About this task:
Keeping every line intact, repeat the data word for word.

Entries shown:
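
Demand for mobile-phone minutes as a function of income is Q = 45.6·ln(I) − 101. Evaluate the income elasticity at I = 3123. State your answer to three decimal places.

0.171

At I = 3123: Q = 265.923.
dQ/dI = 45.6/I = 0.0146013 at this income.
η = (dQ/dI)·(I/Q) = 0.0146013 × (3123/265.923) = 0.171.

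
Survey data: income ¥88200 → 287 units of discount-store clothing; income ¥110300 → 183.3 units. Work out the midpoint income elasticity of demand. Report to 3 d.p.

ΔQ = 183.3 − 287 = -103.7; midpoint Q̄ = (287 + 183.3)/2 = 235.15.
ΔI = 110300 − 88200 = 22100; midpoint Ī = (88200 + 110300)/2 = 99250.
η = (ΔQ/Q̄) ÷ (ΔI/Ī) = (-103.7/235.15) ÷ (22100/99250) = -1.980.

-1.980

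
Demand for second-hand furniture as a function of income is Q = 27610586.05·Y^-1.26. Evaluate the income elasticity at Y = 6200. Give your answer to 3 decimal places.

-1.260

For Q = A·Y^β the income elasticity is constant and equal to β.
Here β = -1.26, so η = -1.260.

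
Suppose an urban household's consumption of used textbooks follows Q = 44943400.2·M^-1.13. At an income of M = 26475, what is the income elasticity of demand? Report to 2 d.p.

For Q = A·M^β the income elasticity is constant and equal to β.
Here β = -1.13, so η = -1.13.

-1.13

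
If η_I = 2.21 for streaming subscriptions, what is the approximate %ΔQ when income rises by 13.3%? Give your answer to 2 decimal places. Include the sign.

29.39%

%ΔQ ≈ η × %ΔI = 2.21 × 13.3% = 29.39%.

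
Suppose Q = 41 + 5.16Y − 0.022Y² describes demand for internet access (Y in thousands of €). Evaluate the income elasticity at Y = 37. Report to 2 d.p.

0.65

At Y = 37: Q = 201.8020.
dQ/dY = 5.16 − 0.044Y = 3.53200.
η = (dQ/dY)·(Y/Q) = 3.53200 × (37/201.8020) = 0.65.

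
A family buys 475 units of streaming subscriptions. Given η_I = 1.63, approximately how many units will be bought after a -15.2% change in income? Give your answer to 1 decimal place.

%ΔQ ≈ η × %ΔI = 1.63 × (-15.2%) = -24.776%.
New Q ≈ 475 × (1 − 0.24776) = 357.3.

357.3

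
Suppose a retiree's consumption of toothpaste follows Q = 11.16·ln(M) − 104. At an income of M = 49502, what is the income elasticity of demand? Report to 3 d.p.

At M = 49502: Q = 16.637.
dQ/dM = 11.16/M = 0.000225445 at this income.
η = (dQ/dM)·(M/Q) = 0.000225445 × (49502/16.637) = 0.671.

0.671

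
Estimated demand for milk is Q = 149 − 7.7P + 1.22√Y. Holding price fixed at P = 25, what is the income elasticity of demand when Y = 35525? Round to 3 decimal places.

At P = 25, Y = 35525: Q = 186.447.
Holding P constant, ∂Q/∂Y = 1.22/(2√Y) = 0.0032364.
η_Y = (∂Q/∂Y)·(Y/Q) = 0.0032364 × (35525/186.447) = 0.617.

0.617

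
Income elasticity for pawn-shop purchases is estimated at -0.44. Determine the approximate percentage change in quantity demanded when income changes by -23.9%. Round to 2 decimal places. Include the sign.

10.52%

%ΔQ ≈ η × %ΔI = -0.44 × (-23.9%) = 10.52%.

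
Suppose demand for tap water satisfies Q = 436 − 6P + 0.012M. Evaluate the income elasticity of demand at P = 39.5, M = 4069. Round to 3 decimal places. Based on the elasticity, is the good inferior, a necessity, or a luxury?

0.197 (necessity)

At P = 39.5, M = 4069: Q = 247.828.
Holding P constant, ∂Q/∂M = 0.012.
η_M = (∂Q/∂M)·(M/Q) = 0.012 × (4069/247.828) = 0.197.
Since 0 < η < 1, this is a necessity.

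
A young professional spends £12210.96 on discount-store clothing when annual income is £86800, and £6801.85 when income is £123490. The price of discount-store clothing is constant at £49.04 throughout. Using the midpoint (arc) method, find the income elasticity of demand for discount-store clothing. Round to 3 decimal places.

With a constant price, Q₁ = 12210.96/49.04 = 249.000 and Q₂ = 6801.85/49.04 = 138.700 (equivalently, work directly with expenditure since P cancels).
Midpoint %ΔQ = (6801.85 − 12210.96)/9506.40 = -0.56900; midpoint %ΔI = (123490 − 86800)/105145 = 0.34895.
η = -0.56900 / 0.34895 = -1.631.

-1.631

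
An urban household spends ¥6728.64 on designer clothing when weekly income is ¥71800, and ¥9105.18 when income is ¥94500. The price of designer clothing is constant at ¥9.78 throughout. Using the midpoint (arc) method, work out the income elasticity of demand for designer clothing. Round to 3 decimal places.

With a constant price, Q₁ = 6728.64/9.78 = 688.000 and Q₂ = 9105.18/9.78 = 931.000 (equivalently, work directly with expenditure since P cancels).
Midpoint %ΔQ = (9105.18 − 6728.64)/7916.91 = 0.30019; midpoint %ΔI = (94500 − 71800)/83150 = 0.27300.
η = 0.30019 / 0.27300 = 1.100.

1.100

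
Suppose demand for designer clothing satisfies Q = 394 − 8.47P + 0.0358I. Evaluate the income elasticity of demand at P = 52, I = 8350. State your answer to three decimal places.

At P = 52, I = 8350: Q = 252.490.
Holding P constant, ∂Q/∂I = 0.0358.
η_I = (∂Q/∂I)·(I/Q) = 0.0358 × (8350/252.490) = 1.184.

1.184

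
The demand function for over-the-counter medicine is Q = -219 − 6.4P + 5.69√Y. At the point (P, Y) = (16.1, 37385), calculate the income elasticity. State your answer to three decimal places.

0.707

At P = 16.1, Y = 37385: Q = 778.133.
Holding P constant, ∂Q/∂Y = 5.69/(2√Y) = 0.0147141.
η_Y = (∂Q/∂Y)·(Y/Q) = 0.0147141 × (37385/778.133) = 0.707.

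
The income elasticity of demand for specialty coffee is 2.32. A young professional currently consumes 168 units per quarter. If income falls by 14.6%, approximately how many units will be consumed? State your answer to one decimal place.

%ΔQ ≈ η × %ΔI = 2.32 × (-14.6%) = -33.872%.
New Q ≈ 168 × (1 − 0.33872) = 111.1.

111.1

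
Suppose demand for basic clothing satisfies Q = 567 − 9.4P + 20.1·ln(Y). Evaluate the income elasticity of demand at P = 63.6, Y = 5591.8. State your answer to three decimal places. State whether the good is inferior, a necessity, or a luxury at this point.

At P = 63.6, Y = 5591.8: Q = 142.604.
Holding P constant, ∂Q/∂Y = 20.1/Y = 0.00359455.
η_Y = (∂Q/∂Y)·(Y/Q) = 0.00359455 × (5591.8/142.604) = 0.141.
Since 0 < η < 1, this is a necessity.

0.141 (necessity)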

Task answer:
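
Demand for mobile-phone minutes as a function of income is Q = 45.6·ln(I) − 101. Evaluate the income elasticity at I = 3123. State your answer to three decimal places.

0.171

At I = 3123: Q = 265.923.
dQ/dI = 45.6/I = 0.0146013 at this income.
η = (dQ/dI)·(I/Q) = 0.0146013 × (3123/265.923) = 0.171.

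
Survey data: income ¥88200 → 287 units of discount-store clothing; income ¥110300 → 183.3 units. Work out the midpoint income elasticity of demand. Report to 3 d.p.

ΔQ = 183.3 − 287 = -103.7; midpoint Q̄ = (287 + 183.3)/2 = 235.15.
ΔI = 110300 − 88200 = 22100; midpoint Ī = (88200 + 110300)/2 = 99250.
η = (ΔQ/Q̄) ÷ (ΔI/Ī) = (-103.7/235.15) ÷ (22100/99250) = -1.980.

-1.980

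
Demand for second-hand furniture as a function of income is Q = 27610586.05·Y^-1.26. Evaluate the income elasticity at Y = 6200. Give your answer to 3 decimal places.

-1.260

For Q = A·Y^β the income elasticity is constant and equal to β.
Here β = -1.26, so η = -1.260.

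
Suppose an urban household's consumption of used textbooks follows Q = 44943400.2·M^-1.13. At an income of M = 26475, what is the income elasticity of demand? Report to 2 d.p.

For Q = A·M^β the income elasticity is constant and equal to β.
Here β = -1.13, so η = -1.13.

-1.13

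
If η_I = 2.21 for streaming subscriptions, what is the approximate %ΔQ when income rises by 13.3%? Give your answer to 2 decimal places. Include the sign.

29.39%

%ΔQ ≈ η × %ΔI = 2.21 × 13.3% = 29.39%.

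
Suppose Q = 41 + 5.16Y − 0.022Y² describes demand for internet access (Y in thousands of €). Evaluate the income elasticity at Y = 37. Report to 2 d.p.

0.65

At Y = 37: Q = 201.8020.
dQ/dY = 5.16 − 0.044Y = 3.53200.
η = (dQ/dY)·(Y/Q) = 3.53200 × (37/201.8020) = 0.65.

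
A family buys 475 units of streaming subscriptions. Given η_I = 1.63, approximately how many units will be bought after a -15.2% change in income? Give your answer to 1 decimal place.

%ΔQ ≈ η × %ΔI = 1.63 × (-15.2%) = -24.776%.
New Q ≈ 475 × (1 − 0.24776) = 357.3.

357.3

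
Suppose a retiree's consumption of toothpaste follows Q = 11.16·ln(M) − 104. At an income of M = 49502, what is the income elasticity of demand? Report to 3 d.p.

At M = 49502: Q = 16.637.
dQ/dM = 11.16/M = 0.000225445 at this income.
η = (dQ/dM)·(M/Q) = 0.000225445 × (49502/16.637) = 0.671.

0.671

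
Estimated demand for milk is Q = 149 − 7.7P + 1.22√Y. Holding price fixed at P = 25, what is the income elasticity of demand when Y = 35525? Round to 3 decimal places.

At P = 25, Y = 35525: Q = 186.447.
Holding P constant, ∂Q/∂Y = 1.22/(2√Y) = 0.0032364.
η_Y = (∂Q/∂Y)·(Y/Q) = 0.0032364 × (35525/186.447) = 0.617.

0.617

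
Income elasticity for pawn-shop purchases is estimated at -0.44. Determine the approximate percentage change in quantity demanded when income changes by -23.9%. Round to 2 decimal places. Include the sign.

10.52%

%ΔQ ≈ η × %ΔI = -0.44 × (-23.9%) = 10.52%.

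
Suppose demand for tap water satisfies Q = 436 − 6P + 0.012M. Evaluate the income elasticity of demand at P = 39.5, M = 4069. Round to 3 decimal places. Based on the elasticity, is the good inferior, a necessity, or a luxury?

0.197 (necessity)

At P = 39.5, M = 4069: Q = 247.828.
Holding P constant, ∂Q/∂M = 0.012.
η_M = (∂Q/∂M)·(M/Q) = 0.012 × (4069/247.828) = 0.197.
Since 0 < η < 1, this is a necessity.

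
A young professional spends £12210.96 on discount-store clothing when annual income is £86800, and £6801.85 when income is £123490. The price of discount-store clothing is constant at £49.04 throughout. Using the midpoint (arc) method, find the income elasticity of demand for discount-store clothing. Round to 3 decimal places.

With a constant price, Q₁ = 12210.96/49.04 = 249.000 and Q₂ = 6801.85/49.04 = 138.700 (equivalently, work directly with expenditure since P cancels).
Midpoint %ΔQ = (6801.85 − 12210.96)/9506.40 = -0.56900; midpoint %ΔI = (123490 − 86800)/105145 = 0.34895.
η = -0.56900 / 0.34895 = -1.631.

-1.631

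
An urban household spends ¥6728.64 on designer clothing when weekly income is ¥71800, and ¥9105.18 when income is ¥94500. The price of designer clothing is constant at ¥9.78 throughout. Using the midpoint (arc) method, work out the income elasticity of demand for designer clothing. Round to 3 decimal places.

With a constant price, Q₁ = 6728.64/9.78 = 688.000 and Q₂ = 9105.18/9.78 = 931.000 (equivalently, work directly with expenditure since P cancels).
Midpoint %ΔQ = (9105.18 − 6728.64)/7916.91 = 0.30019; midpoint %ΔI = (94500 − 71800)/83150 = 0.27300.
η = 0.30019 / 0.27300 = 1.100.

1.100

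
Suppose demand for designer clothing satisfies Q = 394 − 8.47P + 0.0358I. Evaluate the income elasticity of demand at P = 52, I = 8350. State your answer to three decimal places.

At P = 52, I = 8350: Q = 252.490.
Holding P constant, ∂Q/∂I = 0.0358.
η_I = (∂Q/∂I)·(I/Q) = 0.0358 × (8350/252.490) = 1.184.

1.184

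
The demand function for over-the-counter medicine is Q = -219 − 6.4P + 5.69√Y. At the point (P, Y) = (16.1, 37385), calculate the income elasticity. State your answer to three decimal places.

0.707

At P = 16.1, Y = 37385: Q = 778.133.
Holding P constant, ∂Q/∂Y = 5.69/(2√Y) = 0.0147141.
η_Y = (∂Q/∂Y)·(Y/Q) = 0.0147141 × (37385/778.133) = 0.707.

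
The income elasticity of demand for specialty coffee is 2.32. A young professional currently consumes 168 units per quarter. If income falls by 14.6%, approximately how many units will be consumed? State your answer to one decimal place.

%ΔQ ≈ η × %ΔI = 2.32 × (-14.6%) = -33.872%.
New Q ≈ 168 × (1 − 0.33872) = 111.1.

111.1

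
Suppose demand for basic clothing satisfies Q = 567 − 9.4P + 20.1·ln(Y). Evaluate the income elasticity of demand at P = 63.6, Y = 5591.8. State your answer to three decimal places. State whether the good is inferior, a necessity, or a luxury at this point.

At P = 63.6, Y = 5591.8: Q = 142.604.
Holding P constant, ∂Q/∂Y = 20.1/Y = 0.00359455.
η_Y = (∂Q/∂Y)·(Y/Q) = 0.00359455 × (5591.8/142.604) = 0.141.
Since 0 < η < 1, this is a necessity.

0.141 (necessity)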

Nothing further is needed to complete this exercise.